▶ _DIRECTIONS_
Looking at the entries, say how many lines contain the string "follows". Offer nothing besides the number.

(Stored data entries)
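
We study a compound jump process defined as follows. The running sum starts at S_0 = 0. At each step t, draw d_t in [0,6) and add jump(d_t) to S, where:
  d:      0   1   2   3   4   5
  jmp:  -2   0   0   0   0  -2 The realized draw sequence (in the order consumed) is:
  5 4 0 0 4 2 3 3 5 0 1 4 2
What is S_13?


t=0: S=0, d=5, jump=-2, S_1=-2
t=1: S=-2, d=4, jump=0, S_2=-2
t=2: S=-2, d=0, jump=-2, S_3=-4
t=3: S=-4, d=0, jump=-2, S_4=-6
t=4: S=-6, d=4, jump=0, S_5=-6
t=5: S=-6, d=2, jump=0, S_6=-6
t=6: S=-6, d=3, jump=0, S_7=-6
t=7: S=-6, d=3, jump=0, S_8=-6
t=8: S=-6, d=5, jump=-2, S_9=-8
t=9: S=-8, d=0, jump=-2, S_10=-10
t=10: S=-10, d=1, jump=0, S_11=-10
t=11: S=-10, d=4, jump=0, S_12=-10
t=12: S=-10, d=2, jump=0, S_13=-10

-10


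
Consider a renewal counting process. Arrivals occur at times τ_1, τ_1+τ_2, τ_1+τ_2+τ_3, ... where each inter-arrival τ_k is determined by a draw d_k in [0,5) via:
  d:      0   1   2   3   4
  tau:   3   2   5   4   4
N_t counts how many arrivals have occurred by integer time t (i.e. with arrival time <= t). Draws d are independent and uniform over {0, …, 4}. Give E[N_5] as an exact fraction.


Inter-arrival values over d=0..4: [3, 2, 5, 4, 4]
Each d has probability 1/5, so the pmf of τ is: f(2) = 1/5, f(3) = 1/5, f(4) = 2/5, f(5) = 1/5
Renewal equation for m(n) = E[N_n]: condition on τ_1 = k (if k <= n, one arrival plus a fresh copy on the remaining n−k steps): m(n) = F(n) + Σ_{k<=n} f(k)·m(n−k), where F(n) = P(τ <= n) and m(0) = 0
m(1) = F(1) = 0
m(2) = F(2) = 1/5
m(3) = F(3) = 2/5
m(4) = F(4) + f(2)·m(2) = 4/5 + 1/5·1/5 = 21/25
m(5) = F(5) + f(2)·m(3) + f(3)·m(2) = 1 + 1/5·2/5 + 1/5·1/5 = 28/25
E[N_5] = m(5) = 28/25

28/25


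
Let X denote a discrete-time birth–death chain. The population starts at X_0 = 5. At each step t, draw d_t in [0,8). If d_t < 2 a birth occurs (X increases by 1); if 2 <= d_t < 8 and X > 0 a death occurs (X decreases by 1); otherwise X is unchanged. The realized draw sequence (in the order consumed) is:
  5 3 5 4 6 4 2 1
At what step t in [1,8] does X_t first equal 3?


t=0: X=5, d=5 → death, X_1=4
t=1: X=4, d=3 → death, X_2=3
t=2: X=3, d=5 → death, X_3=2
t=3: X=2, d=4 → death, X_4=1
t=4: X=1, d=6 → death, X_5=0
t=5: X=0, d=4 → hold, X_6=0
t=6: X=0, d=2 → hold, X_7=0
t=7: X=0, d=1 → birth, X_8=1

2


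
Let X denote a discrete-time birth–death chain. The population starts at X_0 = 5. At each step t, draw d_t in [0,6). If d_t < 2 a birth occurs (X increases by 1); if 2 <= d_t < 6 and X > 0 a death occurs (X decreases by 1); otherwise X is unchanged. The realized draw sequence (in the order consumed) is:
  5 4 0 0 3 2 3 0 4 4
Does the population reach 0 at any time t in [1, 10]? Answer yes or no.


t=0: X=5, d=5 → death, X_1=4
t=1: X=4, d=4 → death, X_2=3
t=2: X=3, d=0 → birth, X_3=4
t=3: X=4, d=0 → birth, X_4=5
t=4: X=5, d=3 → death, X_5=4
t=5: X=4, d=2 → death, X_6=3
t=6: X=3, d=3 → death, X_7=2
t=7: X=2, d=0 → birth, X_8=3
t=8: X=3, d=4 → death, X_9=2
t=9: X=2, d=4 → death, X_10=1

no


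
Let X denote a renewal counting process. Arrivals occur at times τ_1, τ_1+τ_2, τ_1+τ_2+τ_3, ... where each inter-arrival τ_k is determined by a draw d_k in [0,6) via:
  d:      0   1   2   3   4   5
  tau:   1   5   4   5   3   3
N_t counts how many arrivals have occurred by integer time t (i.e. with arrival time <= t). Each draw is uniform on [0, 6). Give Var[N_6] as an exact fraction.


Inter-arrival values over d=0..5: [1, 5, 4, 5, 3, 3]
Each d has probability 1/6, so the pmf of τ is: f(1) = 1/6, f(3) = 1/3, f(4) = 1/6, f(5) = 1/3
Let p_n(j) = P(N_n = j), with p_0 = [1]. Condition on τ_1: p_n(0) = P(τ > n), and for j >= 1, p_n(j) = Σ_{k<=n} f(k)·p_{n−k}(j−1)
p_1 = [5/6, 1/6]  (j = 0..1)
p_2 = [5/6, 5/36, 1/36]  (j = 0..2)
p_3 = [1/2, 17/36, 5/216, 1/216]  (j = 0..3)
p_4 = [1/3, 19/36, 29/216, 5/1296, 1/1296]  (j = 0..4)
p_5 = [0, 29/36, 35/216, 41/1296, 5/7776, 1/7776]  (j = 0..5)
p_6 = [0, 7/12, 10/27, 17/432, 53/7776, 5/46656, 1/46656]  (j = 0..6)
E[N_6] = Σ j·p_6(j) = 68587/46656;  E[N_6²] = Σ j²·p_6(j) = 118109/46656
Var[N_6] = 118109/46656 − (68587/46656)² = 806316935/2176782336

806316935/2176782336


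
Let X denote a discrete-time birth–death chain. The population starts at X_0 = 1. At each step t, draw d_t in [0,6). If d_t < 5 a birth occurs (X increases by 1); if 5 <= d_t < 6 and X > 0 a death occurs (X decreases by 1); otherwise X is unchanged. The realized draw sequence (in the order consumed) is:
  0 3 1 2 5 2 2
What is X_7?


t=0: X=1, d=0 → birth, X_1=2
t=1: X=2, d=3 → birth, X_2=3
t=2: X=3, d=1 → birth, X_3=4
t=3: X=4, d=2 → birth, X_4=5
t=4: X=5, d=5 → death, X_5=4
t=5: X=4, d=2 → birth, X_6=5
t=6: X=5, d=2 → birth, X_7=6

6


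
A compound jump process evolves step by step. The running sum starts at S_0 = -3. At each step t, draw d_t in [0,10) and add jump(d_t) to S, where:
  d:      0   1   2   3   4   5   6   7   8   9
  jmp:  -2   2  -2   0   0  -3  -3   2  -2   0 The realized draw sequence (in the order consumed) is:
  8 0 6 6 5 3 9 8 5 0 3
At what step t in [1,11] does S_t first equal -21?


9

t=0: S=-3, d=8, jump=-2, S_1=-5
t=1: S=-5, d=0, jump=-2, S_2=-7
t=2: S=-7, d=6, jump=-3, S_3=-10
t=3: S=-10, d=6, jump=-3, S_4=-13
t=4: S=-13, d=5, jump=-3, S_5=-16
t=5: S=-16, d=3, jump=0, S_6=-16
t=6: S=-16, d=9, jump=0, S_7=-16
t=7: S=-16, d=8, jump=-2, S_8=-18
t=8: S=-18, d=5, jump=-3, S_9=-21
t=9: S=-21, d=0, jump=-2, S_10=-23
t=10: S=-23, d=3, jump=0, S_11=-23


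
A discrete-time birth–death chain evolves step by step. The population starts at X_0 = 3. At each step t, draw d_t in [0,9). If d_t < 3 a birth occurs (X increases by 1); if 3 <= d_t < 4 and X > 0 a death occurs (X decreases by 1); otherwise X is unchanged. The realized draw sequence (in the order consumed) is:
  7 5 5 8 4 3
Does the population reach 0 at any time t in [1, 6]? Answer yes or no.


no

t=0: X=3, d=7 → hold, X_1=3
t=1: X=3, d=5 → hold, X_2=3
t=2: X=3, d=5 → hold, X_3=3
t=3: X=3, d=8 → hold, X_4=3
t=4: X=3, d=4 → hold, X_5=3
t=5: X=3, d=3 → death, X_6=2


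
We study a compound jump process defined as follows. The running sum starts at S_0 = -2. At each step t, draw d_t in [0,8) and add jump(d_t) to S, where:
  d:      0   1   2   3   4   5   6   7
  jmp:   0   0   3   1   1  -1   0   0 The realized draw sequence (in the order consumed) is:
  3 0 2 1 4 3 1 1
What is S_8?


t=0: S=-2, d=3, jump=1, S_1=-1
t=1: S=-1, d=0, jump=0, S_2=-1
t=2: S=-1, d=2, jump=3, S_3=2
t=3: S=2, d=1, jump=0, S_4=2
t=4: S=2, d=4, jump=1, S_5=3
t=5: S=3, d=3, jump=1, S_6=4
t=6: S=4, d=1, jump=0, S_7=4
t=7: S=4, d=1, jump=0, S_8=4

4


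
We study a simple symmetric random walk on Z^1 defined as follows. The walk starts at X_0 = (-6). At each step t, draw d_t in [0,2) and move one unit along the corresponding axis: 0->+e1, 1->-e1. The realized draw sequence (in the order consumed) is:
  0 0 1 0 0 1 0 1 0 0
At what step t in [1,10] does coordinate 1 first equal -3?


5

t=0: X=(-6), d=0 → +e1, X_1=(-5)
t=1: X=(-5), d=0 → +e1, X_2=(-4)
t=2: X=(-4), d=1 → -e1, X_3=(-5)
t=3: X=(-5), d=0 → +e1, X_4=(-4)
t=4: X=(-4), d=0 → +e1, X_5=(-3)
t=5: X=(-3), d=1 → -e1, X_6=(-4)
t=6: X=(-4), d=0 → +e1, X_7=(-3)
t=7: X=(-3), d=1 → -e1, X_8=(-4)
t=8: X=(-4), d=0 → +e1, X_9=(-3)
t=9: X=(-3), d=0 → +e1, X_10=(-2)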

▶ _ANSWER BOX_
3